Record set
---+---
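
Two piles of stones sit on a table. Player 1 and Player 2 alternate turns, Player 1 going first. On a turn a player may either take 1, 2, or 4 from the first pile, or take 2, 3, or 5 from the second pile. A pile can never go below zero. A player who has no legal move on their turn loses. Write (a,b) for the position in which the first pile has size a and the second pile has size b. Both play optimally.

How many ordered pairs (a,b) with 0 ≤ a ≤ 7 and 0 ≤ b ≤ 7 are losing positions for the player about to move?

19

Build the W/L table. Terminal = L. A non-terminal position is W if it has a move to some L; otherwise it is L.
Every move lowers a or b (never raises either), so fill the grid row by row in increasing a, and left to right within a row: each cell's successors are then already labelled.
      b=0  b=1  b=2  b=3  b=4  b=5  b=6  b=7
a=0:    L    L    W    W    W    W    W    L
a=1:    W    W    L    L    W    W    W    W
a=2:    W    W    W    W    L    L    W    W
a=3:    L    L    W    W    W    W    W    L
a=4:    W    W    L    L    W    W    W    W
a=5:    W    W    W    W    L    L    W    W
a=6:    L    L    W    W    W    W    W    L
a=7:    W    W    L    L    W    W    W    W
Cells with no legal move (terminal, hence L): (0,0), (0,1).
The remaining L cells, each justified by listing all of its moves:
(0,7): L (options (0,5)(W), (0,4)(W), (0,2)(W) are all W)
(1,2): L (options (0,2)(W), (1,0)(W) are all W)
(1,3): L (options (0,3)(W), (1,1)(W), (1,0)(W) are all W)
(2,4): L (options (1,4)(W), (0,4)(W), (2,2)(W), (2,1)(W) are all W)
(2,5): L (options (1,5)(W), (0,5)(W), (2,3)(W), (2,2)(W), (2,0)(W) are all W)
(3,0): L (options (2,0)(W), (1,0)(W) are all W)
(3,1): L (options (2,1)(W), (1,1)(W) are all W)
(3,7): L (options (2,7)(W), (1,7)(W), (3,5)(W), (3,4)(W), (3,2)(W) are all W)
(4,2): L (options (3,2)(W), (2,2)(W), (0,2)(W), (4,0)(W) are all W)
(4,3): L (options (3,3)(W), (2,3)(W), (0,3)(W), (4,1)(W), (4,0)(W) are all W)
(5,4): L (options (4,4)(W), (3,4)(W), (1,4)(W), (5,2)(W), (5,1)(W) are all W)
(5,5): L (options (4,5)(W), (3,5)(W), (1,5)(W), (5,3)(W), (5,2)(W), (5,0)(W) are all W)
(6,0): L (options (5,0)(W), (4,0)(W), (2,0)(W) are all W)
(6,1): L (options (5,1)(W), (4,1)(W), (2,1)(W) are all W)
(6,7): L (options (5,7)(W), (4,7)(W), (2,7)(W), (6,5)(W), (6,4)(W), (6,2)(W) are all W)
(7,2): L (options (6,2)(W), (5,2)(W), (3,2)(W), (7,0)(W) are all W)
(7,3): L (options (6,3)(W), (5,3)(W), (3,3)(W), (7,1)(W), (7,0)(W) are all W)
Every other cell has at least one move into one of the L cells above, so it is W.
L cells per row: a=0: 3, a=1: 2, a=2: 2, a=3: 3, a=4: 2, a=5: 2, a=6: 3, a=7: 2; total 19.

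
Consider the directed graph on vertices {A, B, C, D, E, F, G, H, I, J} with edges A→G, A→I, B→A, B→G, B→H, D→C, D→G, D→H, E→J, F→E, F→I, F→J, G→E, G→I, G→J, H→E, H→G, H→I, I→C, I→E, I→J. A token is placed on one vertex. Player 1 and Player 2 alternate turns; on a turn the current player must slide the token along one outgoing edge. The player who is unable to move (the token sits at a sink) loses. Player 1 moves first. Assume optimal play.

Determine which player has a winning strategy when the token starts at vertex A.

Build the W/L table. Terminal = L. A non-terminal position is W if it has a move to some L; otherwise it is L.
Every edge goes from a vertex to one that appears earlier in the order J, C, E, I, G, A, H, F, B, D, so processing vertices in that order labels each vertex after all of its successors.
J: no outgoing edge → L
C: no outgoing edge → L
E: →J(L), so W
I: →C(L), so W
G: →J(L), so W
A: →G(W), I(W) — all W, so L
H: →G(W), I(W), E(W) — all W, so L
F: →J(L), so W
B: →H(L), so W
D: →H(L), so W
The starting position A is L: whatever Player 1 does, the opponent receives a W position.

Player 2 wins.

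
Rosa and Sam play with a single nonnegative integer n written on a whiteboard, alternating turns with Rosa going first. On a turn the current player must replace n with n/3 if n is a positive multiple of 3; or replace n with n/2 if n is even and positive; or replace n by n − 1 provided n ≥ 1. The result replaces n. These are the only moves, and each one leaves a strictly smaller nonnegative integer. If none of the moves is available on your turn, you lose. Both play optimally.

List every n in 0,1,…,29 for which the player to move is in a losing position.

0, 2, 5, 7, 9, 11, 13, 16, 19, 23, 25, 28

Build the W/L table. Terminal = L. A non-terminal position is W if it has a move to some L; otherwise it is L.
n=0: no move → L
n=1: can move to 0, which is L ⇒ W
n=2: the only move is to 1(W), a W ⇒ L
n=3: can move to 2, which is L ⇒ W
n=4: can move to 2, which is L ⇒ W
n=5: the only move is to 4(W), a W ⇒ L
n=6: can move to 2, which is L ⇒ W
n=7: the only move is to 6(W), a W ⇒ L
n=8: can move to 7, which is L ⇒ W
n=9: moves to 3(W), 8(W); every one is W ⇒ L
n=10: can move to 5, which is L ⇒ W
n=11: the only move is to 10(W), a W ⇒ L
n=12: can move to 11, which is L ⇒ W
n=13: the only move is to 12(W), a W ⇒ L
n=14: can move to 7, which is L ⇒ W
n=15: can move to 5, which is L ⇒ W
n=16: moves to 8(W), 15(W); every one is W ⇒ L
n=17: can move to 16, which is L ⇒ W
n=18: can move to 9, which is L ⇒ W
n=19: the only move is to 18(W), a W ⇒ L
n=20: can move to 19, which is L ⇒ W
n=21: can move to 7, which is L ⇒ W
n=22: can move to 11, which is L ⇒ W
n=23: the only move is to 22(W), a W ⇒ L
n=24: can move to 23, which is L ⇒ W
n=25: the only move is to 24(W), a W ⇒ L
n=26: can move to 13, which is L ⇒ W
n=27: can move to 9, which is L ⇒ W
n=28: moves to 14(W), 27(W); every one is W ⇒ L
n=29: can move to 28, which is L ⇒ W
The losing starting values of n are exactly the entries labelled L in this table (12 of them).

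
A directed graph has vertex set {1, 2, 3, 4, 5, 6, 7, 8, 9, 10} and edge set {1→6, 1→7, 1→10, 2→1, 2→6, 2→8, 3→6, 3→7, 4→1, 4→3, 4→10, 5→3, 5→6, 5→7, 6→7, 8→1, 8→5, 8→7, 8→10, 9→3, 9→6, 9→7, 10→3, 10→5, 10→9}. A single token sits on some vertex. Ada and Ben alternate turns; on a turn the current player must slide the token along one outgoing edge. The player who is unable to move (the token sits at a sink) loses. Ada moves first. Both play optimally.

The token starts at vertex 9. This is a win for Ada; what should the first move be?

Move to 7.

Positions with no move are L. A position that does have a move is losing for the player to move precisely when every available move leads to a winning position for the opponent. Fill in the labels:
Every edge goes from a vertex to one that appears earlier in the order 7, 6, 3, 9, 5, 10, 1, 8, 2, 4, so processing vertices in that order labels each vertex after all of its successors.
7: no outgoing edge → L
6: can move to 7, which is L ⇒ W
3: can move to 7, which is L ⇒ W
9: can move to 7, which is L ⇒ W
5: can move to 7, which is L ⇒ W
10: moves to 5(W), 9(W), 3(W); every one is W ⇒ L
1: can move to 10, which is L ⇒ W
8: can move to 10, which is L ⇒ W
2: moves to 8(W), 1(W), 6(W); every one is W ⇒ L
4: can move to 10, which is L ⇒ W
From 9, the L positions reachable in one move are: 7.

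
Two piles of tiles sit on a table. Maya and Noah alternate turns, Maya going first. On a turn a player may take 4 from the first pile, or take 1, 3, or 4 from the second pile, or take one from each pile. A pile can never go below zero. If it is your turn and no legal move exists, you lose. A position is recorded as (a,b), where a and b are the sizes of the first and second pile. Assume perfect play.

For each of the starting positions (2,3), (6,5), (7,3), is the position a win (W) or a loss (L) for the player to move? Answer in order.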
---+---
What is expected
Take the listing above and repeat exactly the lines from the one containing "Consider the directed" through the one containing "Rosa and Sam", both included.

Reply
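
Consider the directed graph on vertices {A, B, C, D, E, F, G, H, I, J} with edges A→G, A→I, B→A, B→G, B→H, D→C, D→G, D→H, E→J, F→E, F→I, F→J, G→E, G→I, G→J, H→E, H→G, H→I, I→C, I→E, I→J. A token is placed on one vertex. Player 1 and Player 2 alternate turns; on a turn the current player must slide the token along one outgoing edge. The player who is unable to move (the token sits at a sink) loses. Player 1 moves first. Assume optimal play.

Determine which player has a winning strategy when the token starts at vertex A.

Build the W/L table. Terminal = L. A non-terminal position is W if it has a move to some L; otherwise it is L.
Every edge goes from a vertex to one that appears earlier in the order J, C, E, I, G, A, H, F, B, D, so processing vertices in that order labels each vertex after all of its successors.
J: no outgoing edge → L
C: no outgoing edge → L
E: →J(L), so W
I: →C(L), so W
G: →J(L), so W
A: →G(W), I(W) — all W, so L
H: →G(W), I(W), E(W) — all W, so L
F: →J(L), so W
B: →H(L), so W
D: →H(L), so W
The starting position A is L: whatever Player 1 does, the opponent receives a W position.

Player 2 wins.

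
Rosa and Sam play with a single nonnegative integer n written on a whiteboard, alternating turns with Rosa going first. On a turn the current player must replace n with n/3 if n is a positive multiple of 3; or replace n with n/2 if n is even and positive; or replace n by n − 1 provided n ≥ 1. The result replaces n. These are the only moves, and each one leaves a strictly smaller nonnegative integer. If none of the moves is available on your turn, you lose. Both play optimally.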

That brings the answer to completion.